__Supplied information__
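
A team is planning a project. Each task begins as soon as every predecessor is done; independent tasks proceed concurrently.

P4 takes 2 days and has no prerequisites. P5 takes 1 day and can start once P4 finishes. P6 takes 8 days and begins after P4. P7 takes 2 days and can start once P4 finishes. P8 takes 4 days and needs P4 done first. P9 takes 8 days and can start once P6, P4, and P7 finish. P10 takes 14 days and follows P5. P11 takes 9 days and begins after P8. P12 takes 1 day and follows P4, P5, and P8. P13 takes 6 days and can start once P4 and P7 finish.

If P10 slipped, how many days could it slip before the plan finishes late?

1

The longest chain is P4→P6→P9 = 2+8+8 = 18; overall finish 18 days.
The longest chain containing P10 totals 17 days.
Float = 18 − 17 = 1.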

__Task requirements__
Having read the entries, repeat them all exactly.

__Problem solution__
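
A team is planning a project. Each task begins as soon as every predecessor is done; independent tasks proceed concurrently.

P4 takes 2 days and has no prerequisites. P5 takes 1 day and can start once P4 finishes. P6 takes 8 days and begins after P4. P7 takes 2 days and can start once P4 finishes. P8 takes 4 days and needs P4 done first. P9 takes 8 days and can start once P6, P4, and P7 finish. P10 takes 14 days and follows P5. P11 takes 9 days and begins after P8. P12 takes 1 day and follows P4, P5, and P8. P13 takes 6 days and can start once P4 and P7 finish.

If P10 slipped, how many days could it slip before the plan finishes late?

1

The longest chain is P4→P6→P9 = 2+8+8 = 18; overall finish 18 days.
The longest chain containing P10 totals 17 days.
Float = 18 − 17 = 1.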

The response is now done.